Saved entries ::
● ● ● ● ●
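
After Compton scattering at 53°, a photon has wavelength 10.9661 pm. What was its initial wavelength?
10.0000 pm

From λ' = λ + Δλ, we have λ = λ' - Δλ

First calculate the Compton shift:
Δλ = λ_C(1 - cos θ)
Δλ = 2.4263 × (1 - cos(53°))
Δλ = 2.4263 × 0.3982
Δλ = 0.9661 pm

Initial wavelength:
λ = λ' - Δλ
λ = 10.9661 - 0.9661
λ = 10.0000 pm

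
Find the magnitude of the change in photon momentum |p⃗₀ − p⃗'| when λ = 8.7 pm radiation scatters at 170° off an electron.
1.2473e-22 kg·m/s

Photon momentum magnitude is p = h/λ.

Initial momentum:
p₀ = h/λ = 6.6261e-34/8.7000e-12 = 7.6162e-23 kg·m/s

After scattering:
λ' = λ + Δλ = 8.7 + 4.8158 = 13.5158 pm
p' = h/λ' = 6.6261e-34/1.3516e-11 = 4.9025e-23 kg·m/s

Momentum is a vector; the scattered photon's direction makes angle θ = 170° with the incident direction. The magnitude of the vector change Δp⃗ = p⃗₀ − p⃗' is found from the law of cosines:
|Δp⃗|² = p₀² + p'² − 2p₀p'cos θ
|Δp⃗|² = (7.6162e-23)² + (4.9025e-23)² − 2·7.6162e-23·4.9025e-23·cos(170°)
|Δp⃗| = 1.2473e-22 kg·m/s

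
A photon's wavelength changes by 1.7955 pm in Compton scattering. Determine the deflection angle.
74.93°

From the Compton formula Δλ = λ_C(1 - cos θ), we can solve for θ:

cos θ = 1 - Δλ/λ_C

Given:
- Δλ = 1.7955 pm
- λ_C = h/(m_e·c) ≈ 2.42631024 pm

cos θ = 1 - 1.7955/2.42631024
cos θ = 1 - 0.740013
cos θ = 0.259987

θ = arccos(0.259987)
θ = 74.93°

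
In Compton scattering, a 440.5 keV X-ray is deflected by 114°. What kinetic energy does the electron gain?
241.4183 keV

By energy conservation: K_e = E_initial - E_final

First find the scattered photon energy:
Initial wavelength: λ = hc/E = 2.8146 pm
Compton shift: Δλ = λ_C(1 - cos(114°)) = 3.4132 pm
Final wavelength: λ' = 2.8146 + 3.4132 = 6.2278 pm
Final photon energy: E' = hc/λ' = 199.0817 keV

Electron kinetic energy:
K_e = E - E' = 440.5000 - 199.0817 = 241.4183 keV

(Intermediate values are shown rounded; full precision is carried through to the final answer.)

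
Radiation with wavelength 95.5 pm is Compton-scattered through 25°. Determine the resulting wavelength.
95.7273 pm

Using the Compton scattering formula:
λ' = λ + Δλ = λ + λ_C(1 - cos θ)

Given:
- Initial wavelength λ = 95.5 pm
- Scattering angle θ = 25°
- Compton wavelength λ_C ≈ 2.4263 pm

Calculate the shift:
Δλ = 2.4263 × (1 - cos(25°))
Δλ = 2.4263 × 0.0937
Δλ = 0.2273 pm

Final wavelength:
λ' = 95.5 + 0.2273 = 95.7273 pm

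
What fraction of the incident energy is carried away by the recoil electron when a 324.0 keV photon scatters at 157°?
0.5491 (or 54.91%)

Calculate initial and final photon energies:

Initial: E₀ = 324.0 keV → λ₀ = 3.8267 pm
Compton shift: Δλ = 4.6597 pm
Final wavelength: λ' = 8.4864 pm
Final energy: E' = 146.0973 keV

Fractional energy loss:
(E₀ - E')/E₀ = (324.0000 - 146.0973)/324.0000
= 177.9027/324.0000
= 0.5491
= 54.91%

(Intermediate values are shown rounded; full precision is carried through to the final answer.)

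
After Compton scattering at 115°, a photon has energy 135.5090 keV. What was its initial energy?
217.6000 keV

Convert final energy to wavelength (hc ≈ 1239.842 keV·pm):
λ' = hc/E' = 1239.842 / 135.5090 = 9.1495 pm

Calculate the Compton shift:
Δλ = λ_C(1 - cos(115°))
Δλ = 2.4263 × (1 - cos(115°))
Δλ = 3.4517 pm

Initial wavelength:
λ = λ' - Δλ = 9.1495 - 3.4517 = 5.6978 pm

Initial energy:
E = hc/λ = 1239.842 / 5.6978 = 217.6000 keV

(Intermediate values are shown rounded; full precision is carried through to the final answer.)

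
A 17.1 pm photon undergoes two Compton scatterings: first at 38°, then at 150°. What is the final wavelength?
22.1419 pm

Apply Compton shift twice:

First scattering at θ₁ = 38°:
Δλ₁ = λ_C(1 - cos(38°))
Δλ₁ = 2.4263 × 0.2120
Δλ₁ = 0.5144 pm

After first scattering:
λ₁ = 17.1 + 0.5144 = 17.6144 pm

Second scattering at θ₂ = 150°:
Δλ₂ = λ_C(1 - cos(150°))
Δλ₂ = 2.4263 × 1.8660
Δλ₂ = 4.5276 pm

Final wavelength:
λ₂ = 17.6144 + 4.5276 = 22.1419 pm

Total shift: Δλ_total = 0.5144 + 4.5276 = 5.0419 pm

(Intermediate values are shown rounded; full precision is carried through to the final answer.)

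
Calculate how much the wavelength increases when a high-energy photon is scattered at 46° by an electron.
0.7409 pm

Using the Compton scattering formula:
Δλ = λ_C(1 - cos θ)

where λ_C = h/(m_e·c) ≈ 2.4263 pm is the Compton wavelength of an electron.

For θ = 46°:
cos(46°) = 0.6947
1 - cos(46°) = 0.3053

Δλ = 2.4263 × 0.3053
Δλ = 0.7409 pm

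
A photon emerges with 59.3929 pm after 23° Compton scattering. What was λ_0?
59.2000 pm

From λ' = λ + Δλ, we have λ = λ' - Δλ

First calculate the Compton shift:
Δλ = λ_C(1 - cos θ)
Δλ = 2.4263 × (1 - cos(23°))
Δλ = 2.4263 × 0.0795
Δλ = 0.1929 pm

Initial wavelength:
λ = λ' - Δλ
λ = 59.3929 - 0.1929
λ = 59.2000 pm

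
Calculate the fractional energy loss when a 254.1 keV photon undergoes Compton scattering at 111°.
0.4032 (or 40.32%)

Calculate initial and final photon energies:

Initial: E₀ = 254.1 keV → λ₀ = 4.8793 pm
Compton shift: Δλ = 3.2958 pm
Final wavelength: λ' = 8.1752 pm
Final energy: E' = 151.6595 keV

Fractional energy loss:
(E₀ - E')/E₀ = (254.1000 - 151.6595)/254.1000
= 102.4405/254.1000
= 0.4032
= 40.32%

(Intermediate values are shown rounded; full precision is carried through to the final answer.)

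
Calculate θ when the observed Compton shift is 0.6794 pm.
43.95°

From the Compton formula Δλ = λ_C(1 - cos θ), we can solve for θ:

cos θ = 1 - Δλ/λ_C

Given:
- Δλ = 0.6794 pm
- λ_C = h/(m_e·c) ≈ 2.42631024 pm

cos θ = 1 - 0.6794/2.42631024
cos θ = 1 - 0.280014
cos θ = 0.719986

θ = arccos(0.719986)
θ = 43.95°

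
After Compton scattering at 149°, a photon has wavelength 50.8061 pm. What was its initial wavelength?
46.3000 pm

From λ' = λ + Δλ, we have λ = λ' - Δλ

First calculate the Compton shift:
Δλ = λ_C(1 - cos θ)
Δλ = 2.4263 × (1 - cos(149°))
Δλ = 2.4263 × 1.8572
Δλ = 4.5061 pm

Initial wavelength:
λ = λ' - Δλ
λ = 50.8061 - 4.5061
λ = 46.3000 pm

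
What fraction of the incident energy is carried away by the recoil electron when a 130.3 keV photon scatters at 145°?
0.3169 (or 31.69%)

Calculate initial and final photon energies:

Initial: E₀ = 130.3 keV → λ₀ = 9.5153 pm
Compton shift: Δλ = 4.4138 pm
Final wavelength: λ' = 13.9291 pm
Final energy: E' = 89.0108 keV

Fractional energy loss:
(E₀ - E')/E₀ = (130.3000 - 89.0108)/130.3000
= 41.2892/130.3000
= 0.3169
= 31.69%

(Intermediate values are shown rounded; full precision is carried through to the final answer.)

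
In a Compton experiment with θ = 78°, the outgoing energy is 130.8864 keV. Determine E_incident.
164.2000 keV

Convert final energy to wavelength (hc ≈ 1239.842 keV·pm):
λ' = hc/E' = 1239.842 / 130.8864 = 9.4727 pm

Calculate the Compton shift:
Δλ = λ_C(1 - cos(78°))
Δλ = 2.4263 × (1 - cos(78°))
Δλ = 1.9219 pm

Initial wavelength:
λ = λ' - Δλ = 9.4727 - 1.9219 = 7.5508 pm

Initial energy:
E = hc/λ = 1239.842 / 7.5508 = 164.2000 keV

(Intermediate values are shown rounded; full precision is carried through to the final answer.)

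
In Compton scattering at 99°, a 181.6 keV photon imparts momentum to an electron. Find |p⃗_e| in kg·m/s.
1.2743e-22 kg·m/s

The electron is initially at rest, so by conservation of momentum:
p⃗_e = p⃗₀ − p⃗'  (incident photon momentum minus scattered photon momentum)

Photon momentum magnitudes (p = h/λ = E/c):
λ₀ = hc/E₀ = 6.8273 pm → p₀ = h/λ₀ = 9.7052e-23 kg·m/s
Δλ = λ_C(1 − cos 99°) = 2.8059 pm
λ' = 9.6332 pm → p' = h/λ' = 6.8784e-23 kg·m/s

The scattered photon makes angle θ = 99° with the incident direction, so by the law of cosines:
|p⃗_e|² = p₀² + p'² − 2p₀p'cos θ
|p⃗_e|² = (9.7052e-23)² + (6.8784e-23)² − 2·9.7052e-23·6.8784e-23·cos(99°)
|p⃗_e| = 1.2743e-22 kg·m/s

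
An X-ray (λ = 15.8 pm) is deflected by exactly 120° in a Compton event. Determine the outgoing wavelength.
19.4395 pm

Using the Compton formula: λ' = λ + λ_C(1 − cos θ)

For θ = 120°, cos θ = -1/2 (exact) = -0.5000, so:
1 − cos 120° = 1 − (-1/2) = 1.5000

Δλ = λ_C × 1.5000 = 2.4263 × 1.5000 = 3.6395 pm

λ' = 15.8 + 3.6395 = 19.4395 pm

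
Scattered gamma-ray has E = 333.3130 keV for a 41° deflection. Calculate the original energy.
396.7999 keV

Convert final energy to wavelength (hc ≈ 1239.842 keV·pm):
λ' = hc/E' = 1239.842 / 333.3130 = 3.7198 pm

Calculate the Compton shift:
Δλ = λ_C(1 - cos(41°))
Δλ = 2.4263 × (1 - cos(41°))
Δλ = 0.5952 pm

Initial wavelength:
λ = λ' - Δλ = 3.7198 - 0.5952 = 3.1246 pm

Initial energy:
E = hc/λ = 1239.842 / 3.1246 = 396.7999 keV

(Intermediate values are shown rounded; full precision is carried through to the final answer.)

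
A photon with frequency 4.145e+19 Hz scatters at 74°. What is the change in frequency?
8.103e+18 Hz (decrease)

Convert frequency to wavelength (c = 299792458 m/s):
λ₀ = c/f₀ = 299792458/4.145e+19 = 7.2326287e-12 m = 7.2326 pm

Calculate Compton shift:
Δλ = λ_C(1 - cos(74°)) = 1.7575 pm

Final wavelength:
λ' = λ₀ + Δλ = 7.2326 + 1.7575 = 8.9902 pm

Final frequency:
f' = c/λ' = 299792458/8.9901572e-12 = 3.3346743e+19 Hz

Frequency shift (decrease):
Δf = f₀ - f' = 4.145e+19 - 3.3346743e+19 = 8.103e+18 Hz

(Intermediate values are shown rounded; full precision is carried through to the final answer.)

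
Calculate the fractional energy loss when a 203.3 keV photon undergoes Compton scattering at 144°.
0.4185 (or 41.85%)

Calculate initial and final photon energies:

Initial: E₀ = 203.3 keV → λ₀ = 6.0986 pm
Compton shift: Δλ = 4.3892 pm
Final wavelength: λ' = 10.4878 pm
Final energy: E' = 118.2173 keV

Fractional energy loss:
(E₀ - E')/E₀ = (203.3000 - 118.2173)/203.3000
= 85.0827/203.3000
= 0.4185
= 41.85%

(Intermediate values are shown rounded; full precision is carried through to the final answer.)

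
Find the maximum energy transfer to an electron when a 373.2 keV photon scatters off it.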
● ● ● ● ●
Task ::
Look for the line with "A photon with" in the records above. Repeat it and each line after it exactly.

Answer ::
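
A photon with frequency 4.145e+19 Hz scatters at 74°. What is the change in frequency?
8.103e+18 Hz (decrease)

Convert frequency to wavelength (c = 299792458 m/s):
λ₀ = c/f₀ = 299792458/4.145e+19 = 7.2326287e-12 m = 7.2326 pm

Calculate Compton shift:
Δλ = λ_C(1 - cos(74°)) = 1.7575 pm

Final wavelength:
λ' = λ₀ + Δλ = 7.2326 + 1.7575 = 8.9902 pm

Final frequency:
f' = c/λ' = 299792458/8.9901572e-12 = 3.3346743e+19 Hz

Frequency shift (decrease):
Δf = f₀ - f' = 4.145e+19 - 3.3346743e+19 = 8.103e+18 Hz

(Intermediate values are shown rounded; full precision is carried through to the final answer.)

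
Calculate the fractional energy loss when a 203.3 keV photon undergoes Compton scattering at 144°.
0.4185 (or 41.85%)

Calculate initial and final photon energies:

Initial: E₀ = 203.3 keV → λ₀ = 6.0986 pm
Compton shift: Δλ = 4.3892 pm
Final wavelength: λ' = 10.4878 pm
Final energy: E' = 118.2173 keV

Fractional energy loss:
(E₀ - E')/E₀ = (203.3000 - 118.2173)/203.3000
= 85.0827/203.3000
= 0.4185
= 41.85%

(Intermediate values are shown rounded; full precision is carried through to the final answer.)

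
Find the maximum energy transfer to an electron when a 373.2 keV photon scatters off it.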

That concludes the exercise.